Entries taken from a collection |

--------

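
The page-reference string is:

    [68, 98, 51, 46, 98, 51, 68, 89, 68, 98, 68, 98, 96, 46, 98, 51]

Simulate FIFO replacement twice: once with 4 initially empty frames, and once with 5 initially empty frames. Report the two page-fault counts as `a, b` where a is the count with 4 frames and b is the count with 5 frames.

4 frames: F F F F . . . F F F . . F F . F → 10 faults.
5 frames: F F F F . . . F . . . . F . . . → 6 faults.
6 < 10: adding a frame reduced faults, as is typical.

10, 6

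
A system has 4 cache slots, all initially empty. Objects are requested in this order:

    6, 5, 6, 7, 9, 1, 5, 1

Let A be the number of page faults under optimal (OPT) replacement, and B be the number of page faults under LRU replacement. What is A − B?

-1

Under OPT: F F . F F F . . → 5 faults.
Under LRU: F F . F F F F . → 6 faults.
A − B = 5 − 6 = -1.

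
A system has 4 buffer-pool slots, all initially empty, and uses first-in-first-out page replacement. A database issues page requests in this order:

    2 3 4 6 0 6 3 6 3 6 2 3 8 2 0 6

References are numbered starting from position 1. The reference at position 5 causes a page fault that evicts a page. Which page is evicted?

2

pos 1: 2 → fault, frames {2}
pos 2: 3 → fault, frames {2,3}
pos 3: 4 → fault, frames {2,3,4}
pos 4: 6 → fault, frames {2,3,4,6}
pos 5: 0 → fault, evict 2, frames {3,4,6,0}
At position 5, page 2 is evicted.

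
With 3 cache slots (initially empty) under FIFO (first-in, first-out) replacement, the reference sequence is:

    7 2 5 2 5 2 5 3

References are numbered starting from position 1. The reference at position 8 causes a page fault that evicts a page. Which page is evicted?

7

pos 1: 7: miss, frames [7]
pos 2: 2: miss, frames [7, 2]
pos 3: 5: miss, frames [7, 2, 5]
pos 4: 2: hit
pos 5: 5: hit
pos 6: 2: hit
pos 7: 5: hit
pos 8: 3: miss, evict 7, frames [2, 5, 3]
At position 8, page 7 is evicted.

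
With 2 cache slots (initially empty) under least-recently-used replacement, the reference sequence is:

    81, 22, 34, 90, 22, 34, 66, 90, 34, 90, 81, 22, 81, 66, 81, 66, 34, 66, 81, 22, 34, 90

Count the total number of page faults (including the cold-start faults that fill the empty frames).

17

81: fault, frames (81)
22: fault, frames (81 22)
34: fault, evict 81, frames (22 34)
90: fault, evict 22, frames (34 90)
22: fault, evict 34, frames (90 22)
34: fault, evict 90, frames (22 34)
66: fault, evict 22, frames (34 66)
90: fault, evict 34, frames (66 90)
34: fault, evict 66, frames (90 34)
90: hit
81: fault, evict 34, frames (90 81)
22: fault, evict 90, frames (81 22)
81: hit
66: fault, evict 22, frames (81 66)
81: hit
66: hit
34: fault, evict 81, frames (66 34)
66: hit
81: fault, evict 34, frames (66 81)
22: fault, evict 66, frames (81 22)
34: fault, evict 81, frames (22 34)
90: fault, evict 22, frames (34 90)
Page faults: 17.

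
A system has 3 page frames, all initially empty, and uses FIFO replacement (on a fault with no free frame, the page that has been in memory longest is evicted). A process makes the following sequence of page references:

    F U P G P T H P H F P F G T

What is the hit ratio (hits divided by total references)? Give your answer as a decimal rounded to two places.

0.29

F -> fault, frames {F}
U -> fault, frames {F,U}
P -> fault, frames {F,U,P}
G -> fault, evict F, frames {U,P,G}
P -> hit
T -> fault, evict U, frames {P,G,T}
H -> fault, evict P, frames {G,T,H}
P -> fault, evict G, frames {T,H,P}
H -> hit
F -> fault, evict T, frames {H,P,F}
P -> hit
F -> hit
G -> fault, evict H, frames {P,F,G}
T -> fault, evict P, frames {F,G,T}
Hits: 4 of 14 references → 4/14 = 0.2857.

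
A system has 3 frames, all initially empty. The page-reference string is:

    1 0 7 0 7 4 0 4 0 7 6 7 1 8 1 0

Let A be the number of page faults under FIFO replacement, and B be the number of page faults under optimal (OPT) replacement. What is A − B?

Under FIFO: F F F . . F . . . . F . F F . F → 8 faults.
Under OPT: F F F . . F . . . . F . F F . . → 7 faults.
A − B = 8 − 7 = 1.

1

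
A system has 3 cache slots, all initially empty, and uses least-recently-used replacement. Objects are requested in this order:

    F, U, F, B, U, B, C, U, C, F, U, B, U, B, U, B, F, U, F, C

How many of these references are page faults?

7

F → miss, frames [F]
U → miss, frames [F, U]
F → hit
B → miss, frames [U, F, B]
U → hit
B → hit
C → miss, evict F, frames [U, B, C]
U → hit
C → hit
F → miss, evict B, frames [U, C, F]
U → hit
B → miss, evict C, frames [F, U, B]
U → hit
B → hit
U → hit
B → hit
F → hit
U → hit
F → hit
C → miss, evict B, frames [U, F, C]
Page faults: 7.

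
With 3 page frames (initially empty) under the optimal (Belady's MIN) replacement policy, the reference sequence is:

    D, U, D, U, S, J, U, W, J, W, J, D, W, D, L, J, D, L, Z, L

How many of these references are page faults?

D → fault, frames {D}
U → fault, frames {D,U}
D → hit
U → hit
S → fault, frames {D,U,S}
J → fault, evict S, frames {D,U,J}
U → hit
W → fault, evict U, frames {D,J,W}
J → hit
W → hit
J → hit
D → hit
W → hit
D → hit
L → fault, evict W, frames {D,J,L}
J → hit
D → hit
L → hit
Z → fault, evict J, frames {D,L,Z}
L → hit
Page faults: 7.

7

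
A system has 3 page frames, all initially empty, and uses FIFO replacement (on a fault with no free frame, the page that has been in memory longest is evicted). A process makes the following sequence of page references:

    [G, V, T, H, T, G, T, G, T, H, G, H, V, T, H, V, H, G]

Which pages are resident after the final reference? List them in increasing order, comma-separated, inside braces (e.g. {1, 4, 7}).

{G, H, T}

G: fault, frames [G]
V: fault, frames [G, V]
T: fault, frames [G, V, T]
H: fault, evict G, frames [V, T, H]
T: hit
G: fault, evict V, frames [T, H, G]
T: hit
G: hit
T: hit
H: hit
G: hit
H: hit
V: fault, evict T, frames [H, G, V]
T: fault, evict H, frames [G, V, T]
H: fault, evict G, frames [V, T, H]
V: hit
H: hit
G: fault, evict V, frames [T, H, G]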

--------

YOUR OBJECTIVE | All records shown above need to be written out again verbatim.

RESULT |
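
The page-reference string is:

    [68, 98, 51, 46, 98, 51, 68, 89, 68, 98, 68, 98, 96, 46, 98, 51]

Simulate FIFO replacement twice: once with 4 initially empty frames, and once with 5 initially empty frames. Report the two page-fault counts as `a, b` where a is the count with 4 frames and b is the count with 5 frames.

4 frames: F F F F . . . F F F . . F F . F → 10 faults.
5 frames: F F F F . . . F . . . . F . . . → 6 faults.
6 < 10: adding a frame reduced faults, as is typical.

10, 6

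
A system has 4 cache slots, all initially empty. Objects are requested in this order:

    6, 5, 6, 7, 9, 1, 5, 1

Let A be the number of page faults under optimal (OPT) replacement, and B be the number of page faults under LRU replacement. What is A − B?

-1

Under OPT: F F . F F F . . → 5 faults.
Under LRU: F F . F F F F . → 6 faults.
A − B = 5 − 6 = -1.

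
A system has 4 buffer-pool slots, all initially empty, and uses first-in-first-out page replacement. A database issues page requests in this order:

    2 3 4 6 0 6 3 6 3 6 2 3 8 2 0 6

References are numbered starting from position 1. The reference at position 5 causes a page fault that evicts a page. Which page is evicted?

2

pos 1: 2 → fault, frames {2}
pos 2: 3 → fault, frames {2,3}
pos 3: 4 → fault, frames {2,3,4}
pos 4: 6 → fault, frames {2,3,4,6}
pos 5: 0 → fault, evict 2, frames {3,4,6,0}
At position 5, page 2 is evicted.

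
With 3 cache slots (initially empty) under FIFO (first-in, first-out) replacement, the reference sequence is:

    7 2 5 2 5 2 5 3

References are numbered starting from position 1. The reference at position 8 causes a page fault that evicts a page. Which page is evicted?

7

pos 1: 7: miss, frames [7]
pos 2: 2: miss, frames [7, 2]
pos 3: 5: miss, frames [7, 2, 5]
pos 4: 2: hit
pos 5: 5: hit
pos 6: 2: hit
pos 7: 5: hit
pos 8: 3: miss, evict 7, frames [2, 5, 3]
At position 8, page 7 is evicted.

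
With 2 cache slots (initially empty) under least-recently-used replacement, the reference sequence is:

    81, 22, 34, 90, 22, 34, 66, 90, 34, 90, 81, 22, 81, 66, 81, 66, 34, 66, 81, 22, 34, 90

Count the total number of page faults (including the cold-start faults that fill the empty frames).

17

81: fault, frames (81)
22: fault, frames (81 22)
34: fault, evict 81, frames (22 34)
90: fault, evict 22, frames (34 90)
22: fault, evict 34, frames (90 22)
34: fault, evict 90, frames (22 34)
66: fault, evict 22, frames (34 66)
90: fault, evict 34, frames (66 90)
34: fault, evict 66, frames (90 34)
90: hit
81: fault, evict 34, frames (90 81)
22: fault, evict 90, frames (81 22)
81: hit
66: fault, evict 22, frames (81 66)
81: hit
66: hit
34: fault, evict 81, frames (66 34)
66: hit
81: fault, evict 34, frames (66 81)
22: fault, evict 66, frames (81 22)
34: fault, evict 81, frames (22 34)
90: fault, evict 22, frames (34 90)
Page faults: 17.

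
A system has 3 page frames, all initially empty, and uses FIFO replacement (on a fault with no free frame, the page that has been in memory longest is evicted). A process makes the following sequence of page references:

    F U P G P T H P H F P F G T

What is the hit ratio (hits divided by total references)? Give your answer as a decimal rounded to two places.

0.29

F -> fault, frames {F}
U -> fault, frames {F,U}
P -> fault, frames {F,U,P}
G -> fault, evict F, frames {U,P,G}
P -> hit
T -> fault, evict U, frames {P,G,T}
H -> fault, evict P, frames {G,T,H}
P -> fault, evict G, frames {T,H,P}
H -> hit
F -> fault, evict T, frames {H,P,F}
P -> hit
F -> hit
G -> fault, evict H, frames {P,F,G}
T -> fault, evict P, frames {F,G,T}
Hits: 4 of 14 references → 4/14 = 0.2857.

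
A system has 3 frames, all initially empty. The page-reference string is:

    1 0 7 0 7 4 0 4 0 7 6 7 1 8 1 0

Let A be the number of page faults under FIFO replacement, and B be the number of page faults under optimal (OPT) replacement. What is A − B?

Under FIFO: F F F . . F . . . . F . F F . F → 8 faults.
Under OPT: F F F . . F . . . . F . F F . . → 7 faults.
A − B = 8 − 7 = 1.

1

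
A system has 3 cache slots, all initially empty, and uses least-recently-used replacement. Objects are requested in this order:

    F, U, F, B, U, B, C, U, C, F, U, B, U, B, U, B, F, U, F, C

How many of these references are page faults?

7

F → miss, frames [F]
U → miss, frames [F, U]
F → hit
B → miss, frames [U, F, B]
U → hit
B → hit
C → miss, evict F, frames [U, B, C]
U → hit
C → hit
F → miss, evict B, frames [U, C, F]
U → hit
B → miss, evict C, frames [F, U, B]
U → hit
B → hit
U → hit
B → hit
F → hit
U → hit
F → hit
C → miss, evict B, frames [U, F, C]
Page faults: 7.

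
With 3 page frames (initially empty) under the optimal (Belady's MIN) replacement policy, the reference sequence is:

    D, U, D, U, S, J, U, W, J, W, J, D, W, D, L, J, D, L, Z, L

How many of these references are page faults?

D → fault, frames {D}
U → fault, frames {D,U}
D → hit
U → hit
S → fault, frames {D,U,S}
J → fault, evict S, frames {D,U,J}
U → hit
W → fault, evict U, frames {D,J,W}
J → hit
W → hit
J → hit
D → hit
W → hit
D → hit
L → fault, evict W, frames {D,J,L}
J → hit
D → hit
L → hit
Z → fault, evict J, frames {D,L,Z}
L → hit
Page faults: 7.

7

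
A system has 3 page frames, all initially empty, and uses FIFO replacement (on a fault with no free frame, the page that has been in memory longest is evicted). A process makes the following sequence of page references:

    [G, V, T, H, T, G, T, G, T, H, G, H, V, T, H, V, H, G]

Which pages are resident after the final reference? List them in increasing order, comma-separated, inside braces (e.g. {1, 4, 7}).

{G, H, T}

G: fault, frames [G]
V: fault, frames [G, V]
T: fault, frames [G, V, T]
H: fault, evict G, frames [V, T, H]
T: hit
G: fault, evict V, frames [T, H, G]
T: hit
G: hit
T: hit
H: hit
G: hit
H: hit
V: fault, evict T, frames [H, G, V]
T: fault, evict H, frames [G, V, T]
H: fault, evict G, frames [V, T, H]
V: hit
H: hit
G: fault, evict V, frames [T, H, G]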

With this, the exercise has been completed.